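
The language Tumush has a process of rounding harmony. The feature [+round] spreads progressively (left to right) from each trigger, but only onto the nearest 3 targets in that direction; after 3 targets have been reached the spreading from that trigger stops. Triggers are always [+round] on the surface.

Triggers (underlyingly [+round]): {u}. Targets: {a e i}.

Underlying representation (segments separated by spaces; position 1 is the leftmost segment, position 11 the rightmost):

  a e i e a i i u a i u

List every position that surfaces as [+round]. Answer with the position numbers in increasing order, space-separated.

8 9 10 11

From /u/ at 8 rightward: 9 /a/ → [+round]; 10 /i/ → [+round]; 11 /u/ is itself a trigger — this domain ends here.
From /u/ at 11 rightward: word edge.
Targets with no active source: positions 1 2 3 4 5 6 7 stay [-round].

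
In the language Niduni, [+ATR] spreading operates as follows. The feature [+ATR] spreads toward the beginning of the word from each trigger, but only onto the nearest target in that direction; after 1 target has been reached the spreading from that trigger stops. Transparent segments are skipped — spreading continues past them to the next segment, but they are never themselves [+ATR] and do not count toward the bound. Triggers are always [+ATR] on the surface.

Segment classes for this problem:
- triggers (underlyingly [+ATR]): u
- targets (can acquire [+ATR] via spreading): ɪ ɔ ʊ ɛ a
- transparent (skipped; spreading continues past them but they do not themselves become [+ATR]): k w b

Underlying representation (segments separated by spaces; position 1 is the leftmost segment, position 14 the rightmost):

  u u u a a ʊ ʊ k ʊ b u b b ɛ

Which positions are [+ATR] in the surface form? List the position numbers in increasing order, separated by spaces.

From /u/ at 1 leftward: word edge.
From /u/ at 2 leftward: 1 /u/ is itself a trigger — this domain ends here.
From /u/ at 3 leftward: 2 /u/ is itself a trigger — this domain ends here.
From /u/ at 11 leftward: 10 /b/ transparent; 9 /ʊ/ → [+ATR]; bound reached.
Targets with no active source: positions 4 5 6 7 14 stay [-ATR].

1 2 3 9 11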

----------

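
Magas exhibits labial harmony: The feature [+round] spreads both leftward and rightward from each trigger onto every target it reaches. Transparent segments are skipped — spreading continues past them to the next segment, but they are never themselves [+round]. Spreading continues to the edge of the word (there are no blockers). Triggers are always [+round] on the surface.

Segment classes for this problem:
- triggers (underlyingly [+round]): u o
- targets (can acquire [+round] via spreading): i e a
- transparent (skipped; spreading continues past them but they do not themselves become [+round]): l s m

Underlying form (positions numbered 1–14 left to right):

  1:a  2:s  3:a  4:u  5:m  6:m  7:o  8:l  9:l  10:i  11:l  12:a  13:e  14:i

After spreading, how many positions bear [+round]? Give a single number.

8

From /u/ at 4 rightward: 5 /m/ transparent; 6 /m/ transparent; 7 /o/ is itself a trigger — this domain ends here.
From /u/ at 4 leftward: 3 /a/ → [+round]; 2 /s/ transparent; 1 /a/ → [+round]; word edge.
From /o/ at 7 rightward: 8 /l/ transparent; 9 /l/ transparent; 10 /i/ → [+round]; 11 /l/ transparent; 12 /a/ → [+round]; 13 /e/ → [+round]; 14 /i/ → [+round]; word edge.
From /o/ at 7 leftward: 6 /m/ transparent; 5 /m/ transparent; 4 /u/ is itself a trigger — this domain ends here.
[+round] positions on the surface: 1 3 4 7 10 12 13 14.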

----------

▸ WHAT THIS TASK INVOLVES
Take each line of the material above that holds the string "representation" and copy it.

▸ ANSWER TO THE EXERCISE
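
Underlying representation (segments separated by spaces; position 1 is the leftmost segment, position 11 the rightmost):
Underlying representation (segments separated by spaces; position 1 is the leftmost segment, position 14 the rightmost):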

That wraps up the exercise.